** PROBLEM DETAILS **
Of the entries below, return only those lines from the line with "III-1 (♀, child" to the line with "III-3 (♂, child", exactly, both included.

Collected data:
━━━━━━━━━━━━━━━━━━━━━━━━━━━━━━
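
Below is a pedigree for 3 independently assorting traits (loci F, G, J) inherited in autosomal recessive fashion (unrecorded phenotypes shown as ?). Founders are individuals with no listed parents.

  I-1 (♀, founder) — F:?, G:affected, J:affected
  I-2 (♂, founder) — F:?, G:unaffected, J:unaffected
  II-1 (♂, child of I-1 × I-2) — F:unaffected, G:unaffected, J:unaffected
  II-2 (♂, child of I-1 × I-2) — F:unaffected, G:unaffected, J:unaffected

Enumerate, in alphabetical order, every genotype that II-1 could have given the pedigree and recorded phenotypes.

F/I-1 ? ·: FF|Ff|ff
F/I-2 ? ·: FF|Ff|ff
F/II-1 un I-1×I-2: FF|Ff
F/II-2 un I-1×I-2: FF|Ff
⇒ F over [I-1,I-2,II-1,II-2]: 17 consistent
G/I-1 aff ·: gg
G/I-2 un ·: GG|Gg
G/II-1 un I-1×I-2: Gg
G/II-2 un I-1×I-2: Gg
⇒ G over [I-1,I-2,II-1,II-2]: 2 consistent
J/I-1 aff ·: jj
J/I-2 un ·: JJ|Jj
J/II-1 un I-1×I-2: Jj
J/II-2 un I-1×I-2: Jj
⇒ J over [I-1,I-2,II-1,II-2]: 2 consistent

II-1 ∈ {FF Gg Jj, Ff Gg Jj}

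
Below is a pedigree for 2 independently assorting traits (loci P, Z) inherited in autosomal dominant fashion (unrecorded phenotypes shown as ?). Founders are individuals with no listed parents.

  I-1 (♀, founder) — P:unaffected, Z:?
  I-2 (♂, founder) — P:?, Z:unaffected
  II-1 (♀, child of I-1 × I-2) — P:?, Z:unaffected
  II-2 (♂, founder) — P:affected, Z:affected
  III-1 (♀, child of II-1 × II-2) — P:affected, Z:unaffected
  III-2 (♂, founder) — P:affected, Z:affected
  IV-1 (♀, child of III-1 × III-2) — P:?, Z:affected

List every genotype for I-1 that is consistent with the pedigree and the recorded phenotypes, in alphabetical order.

I-1 ∈ {pp Zz, pp zz}

P/I-1 un ·: pp
P/I-2 ? ·: pp|Pp|PP
P/II-1 ? I-1×I-2: pp|Pp
P/II-2 aff ·: Pp|PP
P/III-1 aff II-1×II-2: Pp|PP
P/III-2 aff ·: Pp|PP
P/IV-1 ? III-1×III-2: pp|Pp|PP
⇒ P over [I-1,I-2,II-1,II-2,III-1,III-2,IV-1]: 52 consistent
Z/I-1 ? ·: zz|Zz
Z/I-2 un ·: zz
Z/II-1 un I-1×I-2: zz
Z/II-2 aff ·: Zz
Z/III-1 un II-1×II-2: zz
Z/III-2 aff ·: Zz|ZZ
Z/IV-1 aff III-1×III-2: Zz
⇒ Z over [I-1,I-2,II-1,II-2,III-1,III-2,IV-1]: 4 consistent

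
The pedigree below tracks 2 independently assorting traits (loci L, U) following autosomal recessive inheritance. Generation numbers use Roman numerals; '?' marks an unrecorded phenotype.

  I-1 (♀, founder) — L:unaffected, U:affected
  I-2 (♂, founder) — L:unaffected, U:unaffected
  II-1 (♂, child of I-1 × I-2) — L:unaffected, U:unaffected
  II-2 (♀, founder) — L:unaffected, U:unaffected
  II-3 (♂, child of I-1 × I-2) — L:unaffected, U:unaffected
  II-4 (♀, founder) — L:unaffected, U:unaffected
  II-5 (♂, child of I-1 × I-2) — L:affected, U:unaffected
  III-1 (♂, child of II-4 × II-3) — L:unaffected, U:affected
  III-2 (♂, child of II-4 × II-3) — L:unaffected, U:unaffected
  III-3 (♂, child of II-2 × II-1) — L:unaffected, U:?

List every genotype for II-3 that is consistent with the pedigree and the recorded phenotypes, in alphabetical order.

II-3 ∈ {LL Uu, Ll Uu}

L/I-1 un ·: Ll
L/I-2 un ·: Ll
L/II-1 un I-1×I-2: LL|Ll
L/II-2 un ·: LL|Ll
L/II-3 un I-1×I-2: LL|Ll
L/II-4 un ·: LL|Ll
L/II-5 aff I-1×I-2: ll
L/III-1 un II-4×II-3: LL|Ll
L/III-2 un II-4×II-3: LL|Ll
L/III-3 un II-2×II-1: LL|Ll
⇒ L over [I-1,I-2,II-1,II-2,II-3,II-4,II-5,III-1,III-2,III-3]: 91 consistent
U/I-1 aff ·: uu
U/I-2 un ·: UU|Uu
U/II-1 un I-1×I-2: Uu
U/II-2 un ·: UU|Uu
U/II-3 un I-1×I-2: Uu
U/II-4 un ·: Uu
U/II-5 un I-1×I-2: Uu
U/III-1 aff II-4×II-3: uu
U/III-2 un II-4×II-3: UU|Uu
U/III-3 ? II-2×II-1: UU|Uu|uu
⇒ U over [I-1,I-2,II-1,II-2,II-3,II-4,II-5,III-1,III-2,III-3]: 20 consistent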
━━━━━━━━━━━━━━━━━━━━━━━━━━━━━━
** SOLUTION **
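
  III-1 (♀, child of II-1 × II-2) — P:affected, Z:unaffected
  III-2 (♂, founder) — P:affected, Z:affected
  IV-1 (♀, child of III-1 × III-2) — P:?, Z:affected

List every genotype for I-1 that is consistent with the pedigree and the recorded phenotypes, in alphabetical order.

I-1 ∈ {pp Zz, pp zz}

P/I-1 un ·: pp
P/I-2 ? ·: pp|Pp|PP
P/II-1 ? I-1×I-2: pp|Pp
P/II-2 aff ·: Pp|PP
P/III-1 aff II-1×II-2: Pp|PP
P/III-2 aff ·: Pp|PP
P/IV-1 ? III-1×III-2: pp|Pp|PP
⇒ P over [I-1,I-2,II-1,II-2,III-1,III-2,IV-1]: 52 consistent
Z/I-1 ? ·: zz|Zz
Z/I-2 un ·: zz
Z/II-1 un I-1×I-2: zz
Z/II-2 aff ·: Zz
Z/III-1 un II-1×II-2: zz
Z/III-2 aff ·: Zz|ZZ
Z/IV-1 aff III-1×III-2: Zz
⇒ Z over [I-1,I-2,II-1,II-2,III-1,III-2,IV-1]: 4 consistent

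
The pedigree below tracks 2 independently assorting traits (loci L, U) following autosomal recessive inheritance. Generation numbers use Roman numerals; '?' marks an unrecorded phenotype.

  I-1 (♀, founder) — L:unaffected, U:affected
  I-2 (♂, founder) — L:unaffected, U:unaffected
  II-1 (♂, child of I-1 × I-2) — L:unaffected, U:unaffected
  II-2 (♀, founder) — L:unaffected, U:unaffected
  II-3 (♂, child of I-1 × I-2) — L:unaffected, U:unaffected
  II-4 (♀, founder) — L:unaffected, U:unaffected
  II-5 (♂, child of I-1 × I-2) — L:affected, U:unaffected
  III-1 (♂, child of II-4 × II-3) — L:unaffected, U:affected
  III-2 (♂, child of II-4 × II-3) — L:unaffected, U:unaffected
  III-3 (♂, child of II-2 × II-1) — L:unaffected, U:?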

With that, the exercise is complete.